* EXERCISE BRIEF
Print the listing in full, keeping every line exactly as it is.

═══ WORKING DATA ═══

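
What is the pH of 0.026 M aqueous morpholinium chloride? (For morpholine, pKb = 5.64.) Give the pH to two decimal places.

pH = 4.97

C4H8ONH2+ is the conjugate acid of the weak base C4H8ONH.
Kb = 10^(−5.64) = 2.29 × 10^-6
Ka = Kw/Kb = 1.0×10^-14 / 2.29 × 10^-6 = 4.37 × 10^-9
Let x = [H+] at equilibrium. Ka = x²/(0.026 − x).
Neglecting x in the denominator: x = √(4.37 × 10^-9 × 0.026) = 1.07 × 10^-5 M
(x/C₀ = 0.041% < 5%, so the approximation holds.)
pH = −log[H+] = −log(1.07 × 10^-5) = 4.97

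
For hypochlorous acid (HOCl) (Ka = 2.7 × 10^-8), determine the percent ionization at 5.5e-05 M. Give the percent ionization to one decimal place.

2.2%

HOCl ⇌ OCl- + H+; let x = [H+] at equilibrium.
x ≈ √(Ka·C₀) = √(2.7 × 10^-8 × 5.5e-05) = 1.22 × 10^-6 M
Fraction ionized = 1.22 × 10^-6 / 5.5e-05 = 0.0222 → 2.2%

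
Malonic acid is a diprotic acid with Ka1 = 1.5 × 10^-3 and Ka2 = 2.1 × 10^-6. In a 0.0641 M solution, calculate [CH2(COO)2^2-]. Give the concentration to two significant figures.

2.1 × 10^-6 M

First ionization gives [H+] ≈ [CH2(COOH)COO-] = 9.08 × 10^-3 M.
Second step: Ka2 = [H+][CH2(COO)2^2-]/[CH2(COOH)COO-] ≈ [CH2(COO)2^2-] (since [H+] ≈ [CH2(COOH)COO-]).
So [CH2(COO)2^2-] ≈ Ka2.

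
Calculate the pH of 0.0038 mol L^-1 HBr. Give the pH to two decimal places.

pH = 2.42

HBr is a strong acid and dissociates completely, so [H+] = 0.0038 M.
pH = -log(0.0038) = 2.42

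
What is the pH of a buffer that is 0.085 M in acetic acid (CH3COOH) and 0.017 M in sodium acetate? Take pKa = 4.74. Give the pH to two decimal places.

Henderson–Hasselbalch: pH = pKa + log([CH3COO-]/[CH3COOH]) = 4.74 + log(0.017/0.085)
pH = 4.74 + (-0.699) = 4.04

pH = 4.04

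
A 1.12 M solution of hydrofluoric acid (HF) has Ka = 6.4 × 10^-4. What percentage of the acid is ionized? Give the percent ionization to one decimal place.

2.4%

HF ⇌ F- + H+; let x = [H+] at equilibrium.
x ≈ √(Ka·C₀) = √(6.4 × 10^-4 × 1.12) = 2.68 × 10^-2 M
% ionization = x/C₀ × 100% = 2.68 × 10^-2/1.12 × 100% = 2.4%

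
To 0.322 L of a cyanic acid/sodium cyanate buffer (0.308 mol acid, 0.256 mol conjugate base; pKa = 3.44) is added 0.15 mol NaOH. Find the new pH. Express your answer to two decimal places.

OH- converts HOCN to OCN-: HOCN → 0.158 mol, OCN- → 0.406 mol.
pH = pKa + log(n_OCN-/n_HOCN) = 3.44 + log(0.406/0.158) = 3.44 + (+0.410)

pH = 3.85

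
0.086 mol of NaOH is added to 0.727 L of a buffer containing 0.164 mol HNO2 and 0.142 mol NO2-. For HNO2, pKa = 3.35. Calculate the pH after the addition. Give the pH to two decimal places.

OH- converts HNO2 to NO2-: HNO2 → 0.078 mol, NO2- → 0.228 mol.
pH = pKa + log(n_NO2-/n_HNO2) = 3.35 + log(0.228/0.078) = 3.35 + (+0.466)

pH = 3.82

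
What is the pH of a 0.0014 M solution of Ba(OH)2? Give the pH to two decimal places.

pH = 11.45

Ba(OH)2 is a strong base (each formula unit releases 2 OH-); [OH-] = 0.0028 M.
pOH = -log(0.0028) = 2.55
pH = 14.00 - 2.55 = 11.45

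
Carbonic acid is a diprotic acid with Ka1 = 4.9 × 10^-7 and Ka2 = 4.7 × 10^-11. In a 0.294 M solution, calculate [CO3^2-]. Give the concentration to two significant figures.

First ionization gives [H+] ≈ [HCO3-] = 3.80 × 10^-4 M.
Second step: Ka2 = [H+][CO3^2-]/[HCO3-] ≈ [CO3^2-] (since [H+] ≈ [HCO3-]).
So [CO3^2-] ≈ Ka2.

4.7 × 10^-11 M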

═══

* ANSWER TO THE EXERCISE
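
What is the pH of 0.026 M aqueous morpholinium chloride? (For morpholine, pKb = 5.64.) Give the pH to two decimal places.

pH = 4.97

C4H8ONH2+ is the conjugate acid of the weak base C4H8ONH.
Kb = 10^(−5.64) = 2.29 × 10^-6
Ka = Kw/Kb = 1.0×10^-14 / 2.29 × 10^-6 = 4.37 × 10^-9
Let x = [H+] at equilibrium. Ka = x²/(0.026 − x).
Neglecting x in the denominator: x = √(4.37 × 10^-9 × 0.026) = 1.07 × 10^-5 M
(x/C₀ = 0.041% < 5%, so the approximation holds.)
pH = −log[H+] = −log(1.07 × 10^-5) = 4.97

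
For hypochlorous acid (HOCl) (Ka = 2.7 × 10^-8), determine the percent ionization at 5.5e-05 M. Give the percent ionization to one decimal place.

2.2%

HOCl ⇌ OCl- + H+; let x = [H+] at equilibrium.
x ≈ √(Ka·C₀) = √(2.7 × 10^-8 × 5.5e-05) = 1.22 × 10^-6 M
Fraction ionized = 1.22 × 10^-6 / 5.5e-05 = 0.0222 → 2.2%

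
Malonic acid is a diprotic acid with Ka1 = 1.5 × 10^-3 and Ka2 = 2.1 × 10^-6. In a 0.0641 M solution, calculate [CH2(COO)2^2-]. Give the concentration to two significant figures.

2.1 × 10^-6 M

First ionization gives [H+] ≈ [CH2(COOH)COO-] = 9.08 × 10^-3 M.
Second step: Ka2 = [H+][CH2(COO)2^2-]/[CH2(COOH)COO-] ≈ [CH2(COO)2^2-] (since [H+] ≈ [CH2(COOH)COO-]).
So [CH2(COO)2^2-] ≈ Ka2.

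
Calculate the pH of 0.0038 mol L^-1 HBr. Give the pH to two decimal places.

pH = 2.42

HBr is a strong acid and dissociates completely, so [H+] = 0.0038 M.
pH = -log(0.0038) = 2.42

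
What is the pH of a buffer that is 0.085 M in acetic acid (CH3COOH) and 0.017 M in sodium acetate? Take pKa = 4.74. Give the pH to two decimal places.

Henderson–Hasselbalch: pH = pKa + log([CH3COO-]/[CH3COOH]) = 4.74 + log(0.017/0.085)
pH = 4.74 + (-0.699) = 4.04

pH = 4.04

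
A 1.12 M solution of hydrofluoric acid (HF) has Ka = 6.4 × 10^-4. What percentage of the acid is ionized? Give the percent ionization to one decimal place.

2.4%

HF ⇌ F- + H+; let x = [H+] at equilibrium.
x ≈ √(Ka·C₀) = √(6.4 × 10^-4 × 1.12) = 2.68 × 10^-2 M
% ionization = x/C₀ × 100% = 2.68 × 10^-2/1.12 × 100% = 2.4%

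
To 0.322 L of a cyanic acid/sodium cyanate buffer (0.308 mol acid, 0.256 mol conjugate base; pKa = 3.44) is added 0.15 mol NaOH. Find the new pH. Express your answer to two decimal places.

OH- converts HOCN to OCN-: HOCN → 0.158 mol, OCN- → 0.406 mol.
pH = pKa + log(n_OCN-/n_HOCN) = 3.44 + log(0.406/0.158) = 3.44 + (+0.410)

pH = 3.85

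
0.086 mol of NaOH is added to 0.727 L of a buffer containing 0.164 mol HNO2 and 0.142 mol NO2-. For HNO2, pKa = 3.35. Calculate the pH after the addition. Give the pH to two decimal places.

OH- converts HNO2 to NO2-: HNO2 → 0.078 mol, NO2- → 0.228 mol.
pH = pKa + log(n_NO2-/n_HNO2) = 3.35 + log(0.228/0.078) = 3.35 + (+0.466)

pH = 3.82

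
What is the pH of a 0.0014 M solution of Ba(OH)2? Give the pH to two decimal places.

pH = 11.45

Ba(OH)2 is a strong base (each formula unit releases 2 OH-); [OH-] = 0.0028 M.
pOH = -log(0.0028) = 2.55
pH = 14.00 - 2.55 = 11.45

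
Carbonic acid is a diprotic acid with Ka1 = 4.9 × 10^-7 and Ka2 = 4.7 × 10^-11. In a 0.294 M solution, calculate [CO3^2-]. Give the concentration to two significant figures.

First ionization gives [H+] ≈ [HCO3-] = 3.80 × 10^-4 M.
Second step: Ka2 = [H+][CO3^2-]/[HCO3-] ≈ [CO3^2-] (since [H+] ≈ [HCO3-]).
So [CO3^2-] ≈ Ka2.

4.7 × 10^-11 M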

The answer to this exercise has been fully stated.